== Goal of the exercise ==
Given the records below, would you repeat exactly the lines that begin at the one containing "Payload capacity for" and end at the one containing "Each sensor can", inclusive?

(Saved data entries)
=== Begin Enclosure ===

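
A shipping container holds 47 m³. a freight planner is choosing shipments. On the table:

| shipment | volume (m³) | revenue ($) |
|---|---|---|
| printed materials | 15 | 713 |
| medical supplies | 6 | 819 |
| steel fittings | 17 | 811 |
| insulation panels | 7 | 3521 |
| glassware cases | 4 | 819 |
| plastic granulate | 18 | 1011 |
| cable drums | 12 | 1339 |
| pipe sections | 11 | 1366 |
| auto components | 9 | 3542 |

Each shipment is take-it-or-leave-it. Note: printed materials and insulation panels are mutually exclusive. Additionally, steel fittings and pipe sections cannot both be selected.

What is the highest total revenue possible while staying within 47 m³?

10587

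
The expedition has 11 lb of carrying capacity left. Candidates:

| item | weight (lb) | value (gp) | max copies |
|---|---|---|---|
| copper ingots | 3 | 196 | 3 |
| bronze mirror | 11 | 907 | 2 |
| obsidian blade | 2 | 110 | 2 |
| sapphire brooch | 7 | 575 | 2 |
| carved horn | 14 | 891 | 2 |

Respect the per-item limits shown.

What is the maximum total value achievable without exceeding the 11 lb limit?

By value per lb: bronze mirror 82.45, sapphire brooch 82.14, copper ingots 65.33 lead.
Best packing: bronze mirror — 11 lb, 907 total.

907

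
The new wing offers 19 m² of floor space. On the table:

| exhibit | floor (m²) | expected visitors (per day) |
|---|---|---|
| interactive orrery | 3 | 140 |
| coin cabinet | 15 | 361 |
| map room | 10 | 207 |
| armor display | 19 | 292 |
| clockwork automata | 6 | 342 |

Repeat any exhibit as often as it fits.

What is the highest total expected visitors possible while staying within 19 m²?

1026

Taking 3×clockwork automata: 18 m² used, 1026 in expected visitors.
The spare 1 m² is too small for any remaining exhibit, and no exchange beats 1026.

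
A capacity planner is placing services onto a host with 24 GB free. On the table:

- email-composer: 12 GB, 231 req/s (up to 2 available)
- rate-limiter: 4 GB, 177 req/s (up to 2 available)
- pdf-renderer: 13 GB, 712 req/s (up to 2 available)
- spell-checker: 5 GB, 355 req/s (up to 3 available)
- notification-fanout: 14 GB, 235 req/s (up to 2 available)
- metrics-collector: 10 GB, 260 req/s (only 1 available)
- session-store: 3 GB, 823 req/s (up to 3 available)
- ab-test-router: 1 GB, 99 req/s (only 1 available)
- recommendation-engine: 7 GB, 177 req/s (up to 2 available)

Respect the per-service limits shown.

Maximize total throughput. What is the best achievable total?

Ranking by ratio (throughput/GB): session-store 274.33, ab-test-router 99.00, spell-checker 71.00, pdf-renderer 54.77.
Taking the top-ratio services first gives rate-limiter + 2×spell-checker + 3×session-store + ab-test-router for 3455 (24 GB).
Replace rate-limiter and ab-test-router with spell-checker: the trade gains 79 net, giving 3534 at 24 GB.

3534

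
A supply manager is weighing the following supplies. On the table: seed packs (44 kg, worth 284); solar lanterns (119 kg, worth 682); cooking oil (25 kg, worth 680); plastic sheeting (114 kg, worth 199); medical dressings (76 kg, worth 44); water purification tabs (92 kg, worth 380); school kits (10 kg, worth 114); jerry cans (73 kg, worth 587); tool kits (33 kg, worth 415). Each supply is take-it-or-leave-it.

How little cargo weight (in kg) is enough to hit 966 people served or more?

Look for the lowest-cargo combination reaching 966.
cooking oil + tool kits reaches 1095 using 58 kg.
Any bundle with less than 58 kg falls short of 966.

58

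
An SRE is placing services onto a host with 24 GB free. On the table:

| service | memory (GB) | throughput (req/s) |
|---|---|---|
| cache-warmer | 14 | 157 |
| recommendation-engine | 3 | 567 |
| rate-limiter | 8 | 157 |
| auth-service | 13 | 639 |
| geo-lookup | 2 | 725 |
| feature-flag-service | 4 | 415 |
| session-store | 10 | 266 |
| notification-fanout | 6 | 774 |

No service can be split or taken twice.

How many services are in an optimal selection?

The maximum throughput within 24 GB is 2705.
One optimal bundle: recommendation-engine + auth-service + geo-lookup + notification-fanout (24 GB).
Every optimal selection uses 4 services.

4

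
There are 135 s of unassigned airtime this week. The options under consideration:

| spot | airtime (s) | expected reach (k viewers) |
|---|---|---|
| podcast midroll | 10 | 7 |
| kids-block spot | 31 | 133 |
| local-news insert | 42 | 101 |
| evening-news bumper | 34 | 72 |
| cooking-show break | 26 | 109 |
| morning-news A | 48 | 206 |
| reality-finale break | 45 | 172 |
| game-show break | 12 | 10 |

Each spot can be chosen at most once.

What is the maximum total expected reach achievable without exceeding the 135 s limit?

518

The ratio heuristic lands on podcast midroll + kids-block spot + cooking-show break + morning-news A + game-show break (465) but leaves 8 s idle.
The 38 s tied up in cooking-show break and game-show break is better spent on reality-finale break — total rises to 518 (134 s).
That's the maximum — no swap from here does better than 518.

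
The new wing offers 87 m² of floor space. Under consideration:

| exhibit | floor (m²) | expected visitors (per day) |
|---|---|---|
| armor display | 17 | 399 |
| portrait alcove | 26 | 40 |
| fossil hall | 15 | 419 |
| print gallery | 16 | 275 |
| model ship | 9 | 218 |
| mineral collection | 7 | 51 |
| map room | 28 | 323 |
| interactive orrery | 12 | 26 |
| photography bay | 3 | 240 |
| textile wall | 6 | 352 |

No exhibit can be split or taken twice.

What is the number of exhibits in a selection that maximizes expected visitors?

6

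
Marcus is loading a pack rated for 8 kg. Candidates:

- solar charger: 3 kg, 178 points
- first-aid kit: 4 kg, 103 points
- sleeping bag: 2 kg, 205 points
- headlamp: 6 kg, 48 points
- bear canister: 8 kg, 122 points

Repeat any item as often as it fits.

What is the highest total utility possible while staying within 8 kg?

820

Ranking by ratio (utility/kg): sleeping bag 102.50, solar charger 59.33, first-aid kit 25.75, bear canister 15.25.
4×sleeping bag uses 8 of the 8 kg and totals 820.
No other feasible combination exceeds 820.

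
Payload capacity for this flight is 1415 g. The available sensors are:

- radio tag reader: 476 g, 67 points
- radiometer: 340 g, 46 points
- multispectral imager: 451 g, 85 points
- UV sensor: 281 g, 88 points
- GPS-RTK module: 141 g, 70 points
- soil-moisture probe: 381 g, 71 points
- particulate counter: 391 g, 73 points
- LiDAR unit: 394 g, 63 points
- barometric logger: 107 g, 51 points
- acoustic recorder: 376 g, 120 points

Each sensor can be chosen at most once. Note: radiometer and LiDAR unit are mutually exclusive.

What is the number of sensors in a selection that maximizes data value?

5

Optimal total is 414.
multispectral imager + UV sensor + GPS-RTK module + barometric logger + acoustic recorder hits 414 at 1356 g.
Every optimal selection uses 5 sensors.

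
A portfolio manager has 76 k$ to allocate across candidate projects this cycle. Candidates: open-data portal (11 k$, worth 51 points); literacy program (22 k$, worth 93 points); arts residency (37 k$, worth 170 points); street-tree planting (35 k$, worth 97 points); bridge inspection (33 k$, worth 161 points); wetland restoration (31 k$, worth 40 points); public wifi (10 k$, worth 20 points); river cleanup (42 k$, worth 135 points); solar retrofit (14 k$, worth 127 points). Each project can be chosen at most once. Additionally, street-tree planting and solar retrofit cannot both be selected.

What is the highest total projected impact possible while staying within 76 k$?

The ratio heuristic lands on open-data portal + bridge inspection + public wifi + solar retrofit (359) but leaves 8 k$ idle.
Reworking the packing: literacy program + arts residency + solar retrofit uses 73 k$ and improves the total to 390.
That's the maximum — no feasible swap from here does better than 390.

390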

=== End Enclosure ===

== Solution to this exercise ==
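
Payload capacity for this flight is 1415 g. The available sensors are:

- radio tag reader: 476 g, 67 points
- radiometer: 340 g, 46 points
- multispectral imager: 451 g, 85 points
- UV sensor: 281 g, 88 points
- GPS-RTK module: 141 g, 70 points
- soil-moisture probe: 381 g, 71 points
- particulate counter: 391 g, 73 points
- LiDAR unit: 394 g, 63 points
- barometric logger: 107 g, 51 points
- acoustic recorder: 376 g, 120 points

Each sensor can be chosen at most once. Note: radiometer and LiDAR unit are mutually exclusive.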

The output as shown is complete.